_Exercise brief_:
Using the data below, show every line where the word "following" occurs.

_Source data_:
== Segment start ==

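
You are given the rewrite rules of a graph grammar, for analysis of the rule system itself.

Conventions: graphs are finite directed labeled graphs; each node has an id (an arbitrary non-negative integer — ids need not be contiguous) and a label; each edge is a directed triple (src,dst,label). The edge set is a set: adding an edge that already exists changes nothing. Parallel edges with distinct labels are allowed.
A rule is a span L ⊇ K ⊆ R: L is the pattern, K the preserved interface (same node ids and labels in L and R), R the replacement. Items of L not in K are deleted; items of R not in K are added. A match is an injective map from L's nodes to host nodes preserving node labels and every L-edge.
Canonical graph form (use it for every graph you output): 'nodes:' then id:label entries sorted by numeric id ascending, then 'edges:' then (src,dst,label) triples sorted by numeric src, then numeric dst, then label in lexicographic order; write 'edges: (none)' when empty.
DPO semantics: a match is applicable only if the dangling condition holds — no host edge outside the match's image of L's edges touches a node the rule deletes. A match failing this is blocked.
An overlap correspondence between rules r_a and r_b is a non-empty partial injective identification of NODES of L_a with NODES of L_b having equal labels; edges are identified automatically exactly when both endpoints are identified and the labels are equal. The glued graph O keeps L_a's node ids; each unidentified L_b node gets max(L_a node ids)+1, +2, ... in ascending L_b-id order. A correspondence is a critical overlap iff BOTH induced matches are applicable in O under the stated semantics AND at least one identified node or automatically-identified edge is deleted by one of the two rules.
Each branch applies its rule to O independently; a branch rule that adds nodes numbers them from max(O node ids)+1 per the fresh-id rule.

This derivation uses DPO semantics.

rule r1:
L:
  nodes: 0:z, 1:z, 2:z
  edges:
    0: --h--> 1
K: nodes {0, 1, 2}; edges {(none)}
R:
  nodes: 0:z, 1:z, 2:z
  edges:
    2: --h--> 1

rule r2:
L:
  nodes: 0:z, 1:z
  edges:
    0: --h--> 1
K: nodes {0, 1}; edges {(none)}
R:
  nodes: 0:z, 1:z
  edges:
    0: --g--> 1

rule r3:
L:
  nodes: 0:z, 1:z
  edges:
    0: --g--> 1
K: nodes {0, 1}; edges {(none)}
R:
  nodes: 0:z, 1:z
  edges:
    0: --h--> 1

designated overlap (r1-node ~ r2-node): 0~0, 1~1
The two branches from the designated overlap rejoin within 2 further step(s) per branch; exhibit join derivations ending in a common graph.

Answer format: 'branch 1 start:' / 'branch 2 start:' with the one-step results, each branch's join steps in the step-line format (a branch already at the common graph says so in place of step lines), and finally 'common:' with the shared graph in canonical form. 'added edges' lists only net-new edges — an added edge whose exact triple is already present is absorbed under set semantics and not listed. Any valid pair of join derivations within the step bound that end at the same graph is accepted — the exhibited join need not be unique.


branch 1 start:
nodes: 0:z, 1:z, 2:z
edges: (2,1,h)
branch 2 start:
nodes: 0:z, 1:z, 2:z
edges: (0,1,g)
branch 1 step 1: rule r1; match: 0->2, 1->1, 2->0; deleted nodes (none); deleted edges (2,1,h); added nodes (none); added edges (0,1,h); result: nodes: 0:z, 1:z, 2:z edges: (0,1,h)
branch 2 step 1: rule r3; match: 0->0, 1->1; deleted nodes (none); deleted edges (0,1,g); added nodes (none); added edges (0,1,h); result: nodes: 0:z, 1:z, 2:z edges: (0,1,h)
common:
nodes: 0:z, 1:z, 2:z
edges: (0,1,h)


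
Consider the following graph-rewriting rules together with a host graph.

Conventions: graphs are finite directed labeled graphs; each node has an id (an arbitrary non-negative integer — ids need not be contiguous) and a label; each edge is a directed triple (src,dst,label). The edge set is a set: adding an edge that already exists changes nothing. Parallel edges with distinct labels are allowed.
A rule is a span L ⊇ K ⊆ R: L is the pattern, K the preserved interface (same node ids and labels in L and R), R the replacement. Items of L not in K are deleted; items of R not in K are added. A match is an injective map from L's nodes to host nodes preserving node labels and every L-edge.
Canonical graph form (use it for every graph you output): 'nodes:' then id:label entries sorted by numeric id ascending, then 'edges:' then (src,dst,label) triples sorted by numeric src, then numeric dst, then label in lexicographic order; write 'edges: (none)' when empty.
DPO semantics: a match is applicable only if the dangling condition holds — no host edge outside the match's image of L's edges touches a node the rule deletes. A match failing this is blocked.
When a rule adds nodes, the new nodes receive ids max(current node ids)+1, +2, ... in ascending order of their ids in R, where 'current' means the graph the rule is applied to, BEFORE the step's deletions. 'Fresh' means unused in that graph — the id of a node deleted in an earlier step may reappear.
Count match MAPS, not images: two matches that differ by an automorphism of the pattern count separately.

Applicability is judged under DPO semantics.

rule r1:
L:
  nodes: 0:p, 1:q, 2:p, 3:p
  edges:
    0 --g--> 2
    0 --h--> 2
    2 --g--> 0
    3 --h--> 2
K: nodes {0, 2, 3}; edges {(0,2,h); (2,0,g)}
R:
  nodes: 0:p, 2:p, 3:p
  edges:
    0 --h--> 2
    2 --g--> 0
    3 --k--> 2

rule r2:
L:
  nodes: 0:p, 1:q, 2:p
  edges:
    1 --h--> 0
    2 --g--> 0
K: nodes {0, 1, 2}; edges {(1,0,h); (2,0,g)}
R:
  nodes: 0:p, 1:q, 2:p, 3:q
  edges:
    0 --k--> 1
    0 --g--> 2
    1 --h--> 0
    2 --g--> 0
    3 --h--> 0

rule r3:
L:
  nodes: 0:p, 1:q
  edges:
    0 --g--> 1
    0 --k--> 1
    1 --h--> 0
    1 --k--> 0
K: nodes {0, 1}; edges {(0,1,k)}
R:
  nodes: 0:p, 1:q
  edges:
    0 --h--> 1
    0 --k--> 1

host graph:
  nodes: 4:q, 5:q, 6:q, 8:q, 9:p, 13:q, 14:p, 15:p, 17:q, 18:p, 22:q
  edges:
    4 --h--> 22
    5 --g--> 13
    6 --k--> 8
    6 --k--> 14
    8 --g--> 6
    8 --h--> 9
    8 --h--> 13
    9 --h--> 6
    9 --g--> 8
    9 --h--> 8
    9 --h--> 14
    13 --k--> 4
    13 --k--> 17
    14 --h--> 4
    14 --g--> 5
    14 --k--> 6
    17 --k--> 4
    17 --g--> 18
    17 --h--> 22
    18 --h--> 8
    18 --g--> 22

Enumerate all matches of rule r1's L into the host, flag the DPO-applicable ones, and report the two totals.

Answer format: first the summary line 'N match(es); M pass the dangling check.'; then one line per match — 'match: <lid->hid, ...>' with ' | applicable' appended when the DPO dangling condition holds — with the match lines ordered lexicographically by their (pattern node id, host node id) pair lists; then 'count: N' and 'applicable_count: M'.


0 match(es); 0 pass the dangling check.
count: 0
applicable_count: 0


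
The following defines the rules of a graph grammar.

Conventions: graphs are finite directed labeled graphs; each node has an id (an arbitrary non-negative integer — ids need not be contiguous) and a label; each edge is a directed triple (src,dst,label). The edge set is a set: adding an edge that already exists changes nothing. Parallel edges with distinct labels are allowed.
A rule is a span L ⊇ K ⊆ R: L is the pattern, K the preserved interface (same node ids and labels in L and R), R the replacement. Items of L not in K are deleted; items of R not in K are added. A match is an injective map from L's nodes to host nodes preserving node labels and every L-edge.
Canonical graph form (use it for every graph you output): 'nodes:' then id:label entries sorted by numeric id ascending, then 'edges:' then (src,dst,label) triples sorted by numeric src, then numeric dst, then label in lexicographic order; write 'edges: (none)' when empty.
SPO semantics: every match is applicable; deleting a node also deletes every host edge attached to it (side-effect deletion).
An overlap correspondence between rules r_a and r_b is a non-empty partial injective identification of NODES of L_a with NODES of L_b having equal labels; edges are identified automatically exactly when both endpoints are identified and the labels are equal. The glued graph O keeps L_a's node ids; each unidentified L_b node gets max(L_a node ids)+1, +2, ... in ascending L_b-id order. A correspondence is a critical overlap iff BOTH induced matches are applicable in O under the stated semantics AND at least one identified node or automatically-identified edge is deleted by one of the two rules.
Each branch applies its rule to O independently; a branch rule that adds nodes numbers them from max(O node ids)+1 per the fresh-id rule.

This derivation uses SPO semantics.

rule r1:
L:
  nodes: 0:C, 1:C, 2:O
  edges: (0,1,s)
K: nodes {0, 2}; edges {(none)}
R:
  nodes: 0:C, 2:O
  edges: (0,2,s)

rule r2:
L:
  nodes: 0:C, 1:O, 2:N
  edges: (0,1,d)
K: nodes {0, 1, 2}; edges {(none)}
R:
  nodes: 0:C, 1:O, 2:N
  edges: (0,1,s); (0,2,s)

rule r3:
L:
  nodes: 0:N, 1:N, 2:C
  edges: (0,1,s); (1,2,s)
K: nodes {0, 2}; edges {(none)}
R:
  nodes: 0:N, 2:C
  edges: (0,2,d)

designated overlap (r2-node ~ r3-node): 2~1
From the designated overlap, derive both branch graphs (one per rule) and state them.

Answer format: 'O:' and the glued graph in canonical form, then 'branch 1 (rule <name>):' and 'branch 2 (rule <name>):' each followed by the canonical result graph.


O:
nodes: 0:C, 1:O, 2:N, 3:N, 4:C
edges: (0,1,d); (2,4,s); (3,2,s)
branch 1 (rule r2):
nodes: 0:C, 1:O, 2:N, 3:N, 4:C
edges: (0,1,s); (0,2,s); (2,4,s); (3,2,s)
branch 2 (rule r3):
nodes: 0:C, 1:O, 3:N, 4:C
edges: (0,1,d); (3,4,d)


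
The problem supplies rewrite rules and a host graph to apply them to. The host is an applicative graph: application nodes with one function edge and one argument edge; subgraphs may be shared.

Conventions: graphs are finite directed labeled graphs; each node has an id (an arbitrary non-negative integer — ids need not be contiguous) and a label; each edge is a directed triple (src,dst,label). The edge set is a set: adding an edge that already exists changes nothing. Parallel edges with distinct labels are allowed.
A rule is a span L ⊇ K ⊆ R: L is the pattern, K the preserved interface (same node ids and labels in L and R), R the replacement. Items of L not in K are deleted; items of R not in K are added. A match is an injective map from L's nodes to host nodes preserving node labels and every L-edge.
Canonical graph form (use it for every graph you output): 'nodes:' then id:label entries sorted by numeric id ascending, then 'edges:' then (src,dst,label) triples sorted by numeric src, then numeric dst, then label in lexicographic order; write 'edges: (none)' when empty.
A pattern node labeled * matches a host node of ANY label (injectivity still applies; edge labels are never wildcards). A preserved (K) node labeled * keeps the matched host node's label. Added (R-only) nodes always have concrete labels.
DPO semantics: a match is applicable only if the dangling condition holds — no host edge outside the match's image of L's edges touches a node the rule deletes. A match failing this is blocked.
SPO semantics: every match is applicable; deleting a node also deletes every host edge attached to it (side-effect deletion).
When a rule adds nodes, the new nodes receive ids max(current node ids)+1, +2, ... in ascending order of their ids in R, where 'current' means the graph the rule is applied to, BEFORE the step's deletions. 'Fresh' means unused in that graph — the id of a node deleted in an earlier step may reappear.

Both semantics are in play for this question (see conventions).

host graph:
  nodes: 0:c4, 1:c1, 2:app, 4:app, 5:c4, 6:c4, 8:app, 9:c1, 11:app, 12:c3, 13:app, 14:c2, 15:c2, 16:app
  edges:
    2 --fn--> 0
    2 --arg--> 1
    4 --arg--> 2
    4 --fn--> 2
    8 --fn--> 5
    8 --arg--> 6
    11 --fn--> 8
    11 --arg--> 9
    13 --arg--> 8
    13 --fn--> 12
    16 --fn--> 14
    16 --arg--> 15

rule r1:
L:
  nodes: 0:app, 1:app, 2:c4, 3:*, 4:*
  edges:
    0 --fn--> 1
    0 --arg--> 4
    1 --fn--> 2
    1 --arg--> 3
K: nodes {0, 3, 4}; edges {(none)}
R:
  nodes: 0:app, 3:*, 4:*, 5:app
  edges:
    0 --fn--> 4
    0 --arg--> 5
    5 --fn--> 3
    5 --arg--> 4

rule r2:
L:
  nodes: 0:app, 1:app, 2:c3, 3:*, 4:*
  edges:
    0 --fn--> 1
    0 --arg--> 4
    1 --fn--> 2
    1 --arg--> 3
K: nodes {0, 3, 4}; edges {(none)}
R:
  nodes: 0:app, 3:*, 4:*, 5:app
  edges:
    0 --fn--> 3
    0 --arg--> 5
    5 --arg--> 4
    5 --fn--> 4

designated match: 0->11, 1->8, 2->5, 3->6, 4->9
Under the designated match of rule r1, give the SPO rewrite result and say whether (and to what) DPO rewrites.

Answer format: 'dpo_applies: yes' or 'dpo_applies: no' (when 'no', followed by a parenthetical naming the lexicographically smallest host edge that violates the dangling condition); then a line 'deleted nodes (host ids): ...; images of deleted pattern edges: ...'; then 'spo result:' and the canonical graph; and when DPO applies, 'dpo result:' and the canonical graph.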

== Segment end ==

_Response box_:
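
Consider the following graph-rewriting rules together with a host graph.
The following defines the rules of a graph grammar.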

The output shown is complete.